[[ Extracted material, beginning ]]

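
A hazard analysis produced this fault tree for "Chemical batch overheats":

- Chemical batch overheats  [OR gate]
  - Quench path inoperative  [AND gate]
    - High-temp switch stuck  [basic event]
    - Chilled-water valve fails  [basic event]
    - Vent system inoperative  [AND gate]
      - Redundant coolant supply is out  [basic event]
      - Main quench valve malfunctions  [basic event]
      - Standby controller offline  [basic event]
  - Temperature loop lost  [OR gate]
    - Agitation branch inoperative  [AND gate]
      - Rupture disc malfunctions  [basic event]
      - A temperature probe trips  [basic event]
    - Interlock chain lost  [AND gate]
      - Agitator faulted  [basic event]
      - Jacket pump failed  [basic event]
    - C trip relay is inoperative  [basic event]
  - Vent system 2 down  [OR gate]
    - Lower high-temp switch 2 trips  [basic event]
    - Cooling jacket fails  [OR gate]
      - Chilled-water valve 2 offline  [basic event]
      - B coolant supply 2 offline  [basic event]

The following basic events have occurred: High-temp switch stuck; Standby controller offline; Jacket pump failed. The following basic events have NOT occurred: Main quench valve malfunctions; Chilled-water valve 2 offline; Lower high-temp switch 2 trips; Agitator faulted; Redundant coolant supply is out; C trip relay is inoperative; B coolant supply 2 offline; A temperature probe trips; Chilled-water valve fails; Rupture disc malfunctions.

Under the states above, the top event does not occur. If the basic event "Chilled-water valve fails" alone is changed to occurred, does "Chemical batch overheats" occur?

Counterfactual: set "Chilled-water valve fails" to occurred.
Vent system inoperative [AND]: Redundant coolant supply is out=not, Main quench valve malfunctions=not, Standby controller offline=occurs → not all inputs occur → does not occur.
Quench path inoperative [AND]: High-temp switch stuck=occurs, Chilled-water valve fails=occurs, Vent system inoperative=not → not all inputs occur → does not occur.
Agitation branch inoperative [AND]: Rupture disc malfunctions=not, A temperature probe trips=not → not all inputs occur → does not occur.
Interlock chain lost [AND]: Agitator faulted=not, Jacket pump failed=occurs → not all inputs occur → does not occur.
Temperature loop lost [OR]: Agitation branch inoperative=not, Interlock chain lost=not, C trip relay is inoperative=not → no input occurs → does not occur.
Cooling jacket fails [OR]: Chilled-water valve 2 offline=not, B coolant supply 2 offline=not → no input occurs → does not occur.
Vent system 2 down [OR]: Lower high-temp switch 2 trips=not, Cooling jacket fails=not → no input occurs → does not occur.
Chemical batch overheats [OR]: Quench path inoperative=not, Temperature loop lost=not, Vent system 2 down=not → no input occurs → does not occur.

No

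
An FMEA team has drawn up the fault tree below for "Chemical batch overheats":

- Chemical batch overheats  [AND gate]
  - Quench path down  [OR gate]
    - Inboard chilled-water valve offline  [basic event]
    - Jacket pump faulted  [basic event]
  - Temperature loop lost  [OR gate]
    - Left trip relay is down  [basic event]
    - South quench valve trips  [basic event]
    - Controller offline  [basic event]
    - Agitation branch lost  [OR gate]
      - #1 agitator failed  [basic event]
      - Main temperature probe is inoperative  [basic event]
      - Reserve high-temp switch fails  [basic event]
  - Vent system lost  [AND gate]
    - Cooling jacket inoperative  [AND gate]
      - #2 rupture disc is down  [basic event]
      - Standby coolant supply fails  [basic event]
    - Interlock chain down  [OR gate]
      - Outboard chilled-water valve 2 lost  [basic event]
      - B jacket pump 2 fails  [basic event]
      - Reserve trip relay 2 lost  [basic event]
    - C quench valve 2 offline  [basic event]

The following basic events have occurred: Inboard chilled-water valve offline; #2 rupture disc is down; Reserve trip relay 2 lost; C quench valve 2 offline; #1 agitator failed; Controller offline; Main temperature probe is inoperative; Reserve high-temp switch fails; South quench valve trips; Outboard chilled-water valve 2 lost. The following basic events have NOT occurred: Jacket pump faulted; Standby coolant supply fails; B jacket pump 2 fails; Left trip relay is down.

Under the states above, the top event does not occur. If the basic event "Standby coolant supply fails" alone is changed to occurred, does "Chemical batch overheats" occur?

Yes

Counterfactual: set "Standby coolant supply fails" to occurred.
Quench path down [OR]: Inboard chilled-water valve offline=occurs, Jacket pump faulted=not → at least one input occurs → occurs.
Agitation branch lost [OR]: #1 agitator failed=occurs, Main temperature probe is inoperative=occurs, Reserve high-temp switch fails=occurs → at least one input occurs → occurs.
Temperature loop lost [OR]: Left trip relay is down=not, South quench valve trips=occurs, Controller offline=occurs, Agitation branch lost=occurs → at least one input occurs → occurs.
Cooling jacket inoperative [AND]: #2 rupture disc is down=occurs, Standby coolant supply fails=occurs → all inputs occur → occurs.
Interlock chain down [OR]: Outboard chilled-water valve 2 lost=occurs, B jacket pump 2 fails=not, Reserve trip relay 2 lost=occurs → at least one input occurs → occurs.
Vent system lost [AND]: Cooling jacket inoperative=occurs, Interlock chain down=occurs, C quench valve 2 offline=occurs → all inputs occur → occurs.
Chemical batch overheats [AND]: Quench path down=occurs, Temperature loop lost=occurs, Vent system lost=occurs → all inputs occur → occurs.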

[[ Extracted material, end ]]

An exact copy of all the records is the expected answer.

:: Finished task ::
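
A hazard analysis produced this fault tree for "Chemical batch overheats":

- Chemical batch overheats  [OR gate]
  - Quench path inoperative  [AND gate]
    - High-temp switch stuck  [basic event]
    - Chilled-water valve fails  [basic event]
    - Vent system inoperative  [AND gate]
      - Redundant coolant supply is out  [basic event]
      - Main quench valve malfunctions  [basic event]
      - Standby controller offline  [basic event]
  - Temperature loop lost  [OR gate]
    - Agitation branch inoperative  [AND gate]
      - Rupture disc malfunctions  [basic event]
      - A temperature probe trips  [basic event]
    - Interlock chain lost  [AND gate]
      - Agitator faulted  [basic event]
      - Jacket pump failed  [basic event]
    - C trip relay is inoperative  [basic event]
  - Vent system 2 down  [OR gate]
    - Lower high-temp switch 2 trips  [basic event]
    - Cooling jacket fails  [OR gate]
      - Chilled-water valve 2 offline  [basic event]
      - B coolant supply 2 offline  [basic event]

The following basic events have occurred: High-temp switch stuck; Standby controller offline; Jacket pump failed. The following basic events have NOT occurred: Main quench valve malfunctions; Chilled-water valve 2 offline; Lower high-temp switch 2 trips; Agitator faulted; Redundant coolant supply is out; C trip relay is inoperative; B coolant supply 2 offline; A temperature probe trips; Chilled-water valve fails; Rupture disc malfunctions.

Under the states above, the top event does not occur. If the basic event "Chilled-water valve fails" alone is changed to occurred, does "Chemical batch overheats" occur?

Counterfactual: set "Chilled-water valve fails" to occurred.
Vent system inoperative [AND]: Redundant coolant supply is out=not, Main quench valve malfunctions=not, Standby controller offline=occurs → not all inputs occur → does not occur.
Quench path inoperative [AND]: High-temp switch stuck=occurs, Chilled-water valve fails=occurs, Vent system inoperative=not → not all inputs occur → does not occur.
Agitation branch inoperative [AND]: Rupture disc malfunctions=not, A temperature probe trips=not → not all inputs occur → does not occur.
Interlock chain lost [AND]: Agitator faulted=not, Jacket pump failed=occurs → not all inputs occur → does not occur.
Temperature loop lost [OR]: Agitation branch inoperative=not, Interlock chain lost=not, C trip relay is inoperative=not → no input occurs → does not occur.
Cooling jacket fails [OR]: Chilled-water valve 2 offline=not, B coolant supply 2 offline=not → no input occurs → does not occur.
Vent system 2 down [OR]: Lower high-temp switch 2 trips=not, Cooling jacket fails=not → no input occurs → does not occur.
Chemical batch overheats [OR]: Quench path inoperative=not, Temperature loop lost=not, Vent system 2 down=not → no input occurs → does not occur.

No

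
An FMEA team has drawn up the fault tree below for "Chemical batch overheats":

- Chemical batch overheats  [AND gate]
  - Quench path down  [OR gate]
    - Inboard chilled-water valve offline  [basic event]
    - Jacket pump faulted  [basic event]
  - Temperature loop lost  [OR gate]
    - Left trip relay is down  [basic event]
    - South quench valve trips  [basic event]
    - Controller offline  [basic event]
    - Agitation branch lost  [OR gate]
      - #1 agitator failed  [basic event]
      - Main temperature probe is inoperative  [basic event]
      - Reserve high-temp switch fails  [basic event]
  - Vent system lost  [AND gate]
    - Cooling jacket inoperative  [AND gate]
      - #2 rupture disc is down  [basic event]
      - Standby coolant supply fails  [basic event]
    - Interlock chain down  [OR gate]
      - Outboard chilled-water valve 2 lost  [basic event]
      - B jacket pump 2 fails  [basic event]
      - Reserve trip relay 2 lost  [basic event]
    - C quench valve 2 offline  [basic event]

The following basic events have occurred: Inboard chilled-water valve offline; #2 rupture disc is down; Reserve trip relay 2 lost; C quench valve 2 offline; #1 agitator failed; Controller offline; Main temperature probe is inoperative; Reserve high-temp switch fails; South quench valve trips; Outboard chilled-water valve 2 lost. The following basic events have NOT occurred: Jacket pump faulted; Standby coolant supply fails; B jacket pump 2 fails; Left trip relay is down.

Under the states above, the top event does not occur. If the basic event "Standby coolant supply fails" alone is changed to occurred, does "Chemical batch overheats" occur?

Yes

Counterfactual: set "Standby coolant supply fails" to occurred.
Quench path down [OR]: Inboard chilled-water valve offline=occurs, Jacket pump faulted=not → at least one input occurs → occurs.
Agitation branch lost [OR]: #1 agitator failed=occurs, Main temperature probe is inoperative=occurs, Reserve high-temp switch fails=occurs → at least one input occurs → occurs.
Temperature loop lost [OR]: Left trip relay is down=not, South quench valve trips=occurs, Controller offline=occurs, Agitation branch lost=occurs → at least one input occurs → occurs.
Cooling jacket inoperative [AND]: #2 rupture disc is down=occurs, Standby coolant supply fails=occurs → all inputs occur → occurs.
Interlock chain down [OR]: Outboard chilled-water valve 2 lost=occurs, B jacket pump 2 fails=not, Reserve trip relay 2 lost=occurs → at least one input occurs → occurs.
Vent system lost [AND]: Cooling jacket inoperative=occurs, Interlock chain down=occurs, C quench valve 2 offline=occurs → all inputs occur → occurs.
Chemical batch overheats [AND]: Quench path down=occurs, Temperature loop lost=occurs, Vent system lost=occurs → all inputs occur → occurs.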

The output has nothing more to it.